[DATA TO USE — start]

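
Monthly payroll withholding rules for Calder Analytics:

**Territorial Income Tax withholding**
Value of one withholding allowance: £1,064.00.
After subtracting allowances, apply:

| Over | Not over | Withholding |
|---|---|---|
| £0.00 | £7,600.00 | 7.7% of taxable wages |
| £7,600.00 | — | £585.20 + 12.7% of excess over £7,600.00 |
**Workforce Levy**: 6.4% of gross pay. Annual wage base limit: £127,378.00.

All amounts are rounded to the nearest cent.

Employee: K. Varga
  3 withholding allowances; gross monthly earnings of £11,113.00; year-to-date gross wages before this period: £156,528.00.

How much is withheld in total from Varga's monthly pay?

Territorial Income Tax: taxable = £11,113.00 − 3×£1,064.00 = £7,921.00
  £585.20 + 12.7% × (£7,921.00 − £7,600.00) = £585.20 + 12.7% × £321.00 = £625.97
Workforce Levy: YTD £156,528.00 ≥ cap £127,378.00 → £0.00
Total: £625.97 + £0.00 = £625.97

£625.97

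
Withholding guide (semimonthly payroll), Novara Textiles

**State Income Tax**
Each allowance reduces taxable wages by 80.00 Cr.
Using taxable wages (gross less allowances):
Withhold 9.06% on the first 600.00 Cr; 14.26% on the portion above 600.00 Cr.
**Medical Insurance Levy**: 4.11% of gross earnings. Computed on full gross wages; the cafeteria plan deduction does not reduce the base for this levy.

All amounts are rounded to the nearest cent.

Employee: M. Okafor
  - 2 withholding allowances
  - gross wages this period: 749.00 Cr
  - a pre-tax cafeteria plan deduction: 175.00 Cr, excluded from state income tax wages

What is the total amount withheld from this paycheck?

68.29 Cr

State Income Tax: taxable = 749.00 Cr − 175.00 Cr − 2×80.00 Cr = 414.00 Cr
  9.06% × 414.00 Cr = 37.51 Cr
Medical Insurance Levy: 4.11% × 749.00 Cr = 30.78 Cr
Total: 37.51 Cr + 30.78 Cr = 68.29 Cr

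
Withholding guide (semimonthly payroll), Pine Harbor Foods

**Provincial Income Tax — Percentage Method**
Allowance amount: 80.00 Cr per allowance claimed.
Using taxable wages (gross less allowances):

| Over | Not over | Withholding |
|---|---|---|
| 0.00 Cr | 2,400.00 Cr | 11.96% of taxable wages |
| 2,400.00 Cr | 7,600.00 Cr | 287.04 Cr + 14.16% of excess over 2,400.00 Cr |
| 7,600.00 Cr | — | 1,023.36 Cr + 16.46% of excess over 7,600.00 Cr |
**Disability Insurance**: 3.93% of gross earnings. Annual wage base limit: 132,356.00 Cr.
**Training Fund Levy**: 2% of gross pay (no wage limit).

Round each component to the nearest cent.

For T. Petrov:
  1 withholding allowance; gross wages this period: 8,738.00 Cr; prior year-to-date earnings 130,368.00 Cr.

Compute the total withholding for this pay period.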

[DATA TO USE — finish]
[DATA TO USE — start]

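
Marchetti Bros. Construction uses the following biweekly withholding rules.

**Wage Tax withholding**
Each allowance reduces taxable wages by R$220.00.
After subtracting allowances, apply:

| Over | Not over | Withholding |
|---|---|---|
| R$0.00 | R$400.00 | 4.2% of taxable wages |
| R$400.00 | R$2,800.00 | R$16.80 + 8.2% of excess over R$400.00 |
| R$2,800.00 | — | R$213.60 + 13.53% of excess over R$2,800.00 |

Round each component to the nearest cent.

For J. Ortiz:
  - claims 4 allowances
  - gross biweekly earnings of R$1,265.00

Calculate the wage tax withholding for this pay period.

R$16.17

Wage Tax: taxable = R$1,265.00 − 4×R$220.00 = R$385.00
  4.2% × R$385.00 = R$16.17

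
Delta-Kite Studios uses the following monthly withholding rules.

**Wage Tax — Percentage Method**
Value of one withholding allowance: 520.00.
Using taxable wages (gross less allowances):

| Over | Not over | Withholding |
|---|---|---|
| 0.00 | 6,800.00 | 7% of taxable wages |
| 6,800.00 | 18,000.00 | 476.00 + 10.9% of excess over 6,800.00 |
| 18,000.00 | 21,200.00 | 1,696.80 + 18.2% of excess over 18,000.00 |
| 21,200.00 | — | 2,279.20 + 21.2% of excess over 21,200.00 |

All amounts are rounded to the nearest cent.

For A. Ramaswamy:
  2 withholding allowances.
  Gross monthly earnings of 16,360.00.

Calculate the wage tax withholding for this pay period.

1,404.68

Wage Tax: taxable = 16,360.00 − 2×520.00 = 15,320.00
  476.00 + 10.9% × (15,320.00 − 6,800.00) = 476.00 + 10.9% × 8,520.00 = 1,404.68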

[DATA TO USE — finish]
[DATA TO USE — start]

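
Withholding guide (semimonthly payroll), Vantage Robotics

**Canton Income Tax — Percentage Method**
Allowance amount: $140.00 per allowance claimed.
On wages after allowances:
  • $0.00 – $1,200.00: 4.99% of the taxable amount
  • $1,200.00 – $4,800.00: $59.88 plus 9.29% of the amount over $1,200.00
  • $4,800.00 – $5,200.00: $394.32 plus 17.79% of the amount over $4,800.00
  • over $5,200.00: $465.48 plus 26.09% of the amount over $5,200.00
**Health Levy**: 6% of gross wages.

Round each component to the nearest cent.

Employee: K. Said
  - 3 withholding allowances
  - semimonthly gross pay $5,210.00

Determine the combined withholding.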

[DATA TO USE — finish]

*TASK GOAL:* Lines above that have "claimed": copy each of them.

*OUTPUT OF THE TASK:*
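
Allowance amount: 80.00 Cr per allowance claimed.
Allowance amount: $140.00 per allowance claimed.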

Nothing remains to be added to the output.